TASK INSTRUCTIONS: All entries below are to be retyped in full, precisely as they appear.

DATA UNDER STUDY section start

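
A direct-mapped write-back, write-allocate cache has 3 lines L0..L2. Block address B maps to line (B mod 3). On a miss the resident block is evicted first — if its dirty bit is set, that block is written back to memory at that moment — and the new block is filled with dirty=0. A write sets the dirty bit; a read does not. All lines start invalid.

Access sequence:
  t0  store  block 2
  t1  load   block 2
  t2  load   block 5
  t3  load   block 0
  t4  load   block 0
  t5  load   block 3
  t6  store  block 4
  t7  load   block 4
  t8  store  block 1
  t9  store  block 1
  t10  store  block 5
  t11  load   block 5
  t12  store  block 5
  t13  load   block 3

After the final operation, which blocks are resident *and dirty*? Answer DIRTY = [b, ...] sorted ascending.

  0 | W B2 → L2 miss [D]
  1 | R B2 → L2 hit [D]
  2 | R B5 → L2 miss wb→B2 [-]
  3 | R B0 → L0 miss [-]
  4 | R B0 → L0 hit [-]
  5 | R B3 → L0 miss [-]
  6 | W B4 → L1 miss [D]
  7 | R B4 → L1 hit [D]
  8 | W B1 → L1 miss wb→B4 [D]
  9 | W B1 → L1 hit [D]
  10 | W B5 → L2 hit [D]
  11 | R B5 → L2 hit [D]
  12 | W B5 → L2 hit [D]
  13 | R B3 → L0 hit [-]

DIRTY = [1, 5]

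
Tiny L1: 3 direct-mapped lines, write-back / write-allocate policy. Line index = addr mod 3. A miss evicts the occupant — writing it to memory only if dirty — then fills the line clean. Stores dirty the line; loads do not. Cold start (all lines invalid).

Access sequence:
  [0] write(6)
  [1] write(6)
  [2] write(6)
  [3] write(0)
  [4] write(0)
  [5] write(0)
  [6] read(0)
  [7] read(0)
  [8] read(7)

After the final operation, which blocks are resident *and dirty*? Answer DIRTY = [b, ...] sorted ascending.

0: W B6 → L0 miss [D]
1: W B6 → L0 hit [D]
2: W B6 → L0 hit [D]
3: W B0 → L0 miss wb→B6 [D]
4: W B0 → L0 hit [D]
5: W B0 → L0 hit [D]
6: R B0 → L0 hit [D]
7: R B0 → L0 hit [D]
8: R B7 → L1 miss [-]

DIRTY = [0]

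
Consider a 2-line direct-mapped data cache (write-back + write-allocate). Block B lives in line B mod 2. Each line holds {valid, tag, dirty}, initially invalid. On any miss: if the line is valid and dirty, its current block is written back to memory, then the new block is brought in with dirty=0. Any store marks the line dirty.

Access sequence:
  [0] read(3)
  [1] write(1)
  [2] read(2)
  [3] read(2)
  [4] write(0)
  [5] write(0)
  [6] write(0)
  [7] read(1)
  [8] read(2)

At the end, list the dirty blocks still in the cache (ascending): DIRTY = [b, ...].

DIRTY = [1]

  0 | R B3 → L1 miss [-]
  1 | W B1 → L1 miss [D]
  2 | R B2 → L0 miss [-]
  3 | R B2 → L0 hit [-]
  4 | W B0 → L0 miss [D]
  5 | W B0 → L0 hit [D]
  6 | W B0 → L0 hit [D]
  7 | R B1 → L1 hit [D]
  8 | R B2 → L0 miss wb→B0 [-]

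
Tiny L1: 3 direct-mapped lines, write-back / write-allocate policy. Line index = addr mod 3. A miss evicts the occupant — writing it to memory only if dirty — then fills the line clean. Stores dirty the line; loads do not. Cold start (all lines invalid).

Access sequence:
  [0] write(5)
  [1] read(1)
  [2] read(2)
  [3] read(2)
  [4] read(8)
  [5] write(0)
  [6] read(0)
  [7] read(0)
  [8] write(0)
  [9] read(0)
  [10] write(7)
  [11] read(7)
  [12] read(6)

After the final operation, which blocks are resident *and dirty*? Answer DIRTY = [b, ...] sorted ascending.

  0 | W B5 → L2 miss [D]
  1 | R B1 → L1 miss [-]
  2 | R B2 → L2 miss wb→B5 [-]
  3 | R B2 → L2 hit [-]
  4 | R B8 → L2 miss [-]
  5 | W B0 → L0 miss [D]
  6 | R B0 → L0 hit [D]
  7 | R B0 → L0 hit [D]
  8 | W B0 → L0 hit [D]
  9 | R B0 → L0 hit [D]
  10 | W B7 → L1 miss [D]
  11 | R B7 → L1 hit [D]
  12 | R B6 → L0 miss wb→B0 [-]

DIRTY = [7]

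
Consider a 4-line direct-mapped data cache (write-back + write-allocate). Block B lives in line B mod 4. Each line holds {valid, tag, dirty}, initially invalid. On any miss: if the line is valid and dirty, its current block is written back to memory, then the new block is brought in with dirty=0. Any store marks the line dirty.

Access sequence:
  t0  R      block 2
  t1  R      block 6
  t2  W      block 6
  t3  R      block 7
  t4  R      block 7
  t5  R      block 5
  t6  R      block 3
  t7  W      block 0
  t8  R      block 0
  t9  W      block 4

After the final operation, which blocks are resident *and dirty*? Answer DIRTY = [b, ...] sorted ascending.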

DATA UNDER STUDY section end

TASK RESULT:
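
A direct-mapped write-back, write-allocate cache has 3 lines L0..L2. Block address B maps to line (B mod 3). On a miss the resident block is evicted first — if its dirty bit is set, that block is written back to memory at that moment — and the new block is filled with dirty=0. A write sets the dirty bit; a read does not. All lines start invalid.

Access sequence:
  t0  store  block 2
  t1  load   block 2
  t2  load   block 5
  t3  load   block 0
  t4  load   block 0
  t5  load   block 3
  t6  store  block 4
  t7  load   block 4
  t8  store  block 1
  t9  store  block 1
  t10  store  block 5
  t11  load   block 5
  t12  store  block 5
  t13  load   block 3

After the final operation, which blocks are resident *and dirty*? Answer DIRTY = [b, ...] sorted ascending.

  0 | W B2 → L2 miss [D]
  1 | R B2 → L2 hit [D]
  2 | R B5 → L2 miss wb→B2 [-]
  3 | R B0 → L0 miss [-]
  4 | R B0 → L0 hit [-]
  5 | R B3 → L0 miss [-]
  6 | W B4 → L1 miss [D]
  7 | R B4 → L1 hit [D]
  8 | W B1 → L1 miss wb→B4 [D]
  9 | W B1 → L1 hit [D]
  10 | W B5 → L2 hit [D]
  11 | R B5 → L2 hit [D]
  12 | W B5 → L2 hit [D]
  13 | R B3 → L0 hit [-]

DIRTY = [1, 5]

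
Tiny L1: 3 direct-mapped lines, write-back / write-allocate policy. Line index = addr mod 3. A miss evicts the occupant — writing it to memory only if dirty — then fills the line clean. Stores dirty the line; loads do not. Cold start (all lines invalid).

Access sequence:
  [0] write(6)
  [1] write(6)
  [2] write(6)
  [3] write(0)
  [4] write(0)
  [5] write(0)
  [6] read(0)
  [7] read(0)
  [8] read(7)

After the final operation, which blocks are resident *and dirty*? Answer DIRTY = [b, ...] sorted ascending.

0: W B6 → L0 miss [D]
1: W B6 → L0 hit [D]
2: W B6 → L0 hit [D]
3: W B0 → L0 miss wb→B6 [D]
4: W B0 → L0 hit [D]
5: W B0 → L0 hit [D]
6: R B0 → L0 hit [D]
7: R B0 → L0 hit [D]
8: R B7 → L1 miss [-]

DIRTY = [0]

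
Consider a 2-line direct-mapped data cache (write-back + write-allocate). Block B lives in line B mod 2. Each line holds {valid, tag, dirty}, initially invalid. On any miss: if the line is valid and dirty, its current block is written back to memory, then the new block is brought in with dirty=0. Any store marks the line dirty.

Access sequence:
  [0] read(3)
  [1] write(1)
  [2] read(2)
  [3] read(2)
  [4] write(0)
  [5] write(0)
  [6] write(0)
  [7] read(1)
  [8] read(2)

At the end, list the dirty blocks still in the cache (ascending): DIRTY = [b, ...].

DIRTY = [1]

  0 | R B3 → L1 miss [-]
  1 | W B1 → L1 miss [D]
  2 | R B2 → L0 miss [-]
  3 | R B2 → L0 hit [-]
  4 | W B0 → L0 miss [D]
  5 | W B0 → L0 hit [D]
  6 | W B0 → L0 hit [D]
  7 | R B1 → L1 hit [D]
  8 | R B2 → L0 miss wb→B0 [-]

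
Tiny L1: 3 direct-mapped lines, write-back / write-allocate policy. Line index = addr mod 3. A miss evicts the occupant — writing it to memory only if dirty — then fills the line clean. Stores dirty the line; loads do not. Cold start (all lines invalid).

Access sequence:
  [0] write(5)
  [1] read(1)
  [2] read(2)
  [3] read(2)
  [4] read(8)
  [5] write(0)
  [6] read(0)
  [7] read(0)
  [8] write(0)
  [9] read(0)
  [10] write(7)
  [11] read(7)
  [12] read(6)

After the final operation, which blocks are resident *and dirty*? Answer DIRTY = [b, ...] sorted ascending.

  0 | W B5 → L2 miss [D]
  1 | R B1 → L1 miss [-]
  2 | R B2 → L2 miss wb→B5 [-]
  3 | R B2 → L2 hit [-]
  4 | R B8 → L2 miss [-]
  5 | W B0 → L0 miss [D]
  6 | R B0 → L0 hit [D]
  7 | R B0 → L0 hit [D]
  8 | W B0 → L0 hit [D]
  9 | R B0 → L0 hit [D]
  10 | W B7 → L1 miss [D]
  11 | R B7 → L1 hit [D]
  12 | R B6 → L0 miss wb→B0 [-]

DIRTY = [7]

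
Consider a 4-line direct-mapped data cache (write-back + write-allocate). Block B lives in line B mod 4. Each line holds {valid, tag, dirty}, initially invalid. On any miss: if the line is valid and dirty, its current block is written back to memory, then the new block is brought in with dirty=0. Any store marks the line dirty.

Access sequence:
  t0  R      block 2
  t1  R      block 6
  t2  W      block 6
  t3  R      block 7
  t4  R      block 7
  t5  R      block 5
  t6  R      block 3
  t7  W      block 0
  t8  R      block 0
  t9  W      block 4

After the final operation, which blocks are resident *and dirty*? Answer DIRTY = [b, ...] sorted ascending.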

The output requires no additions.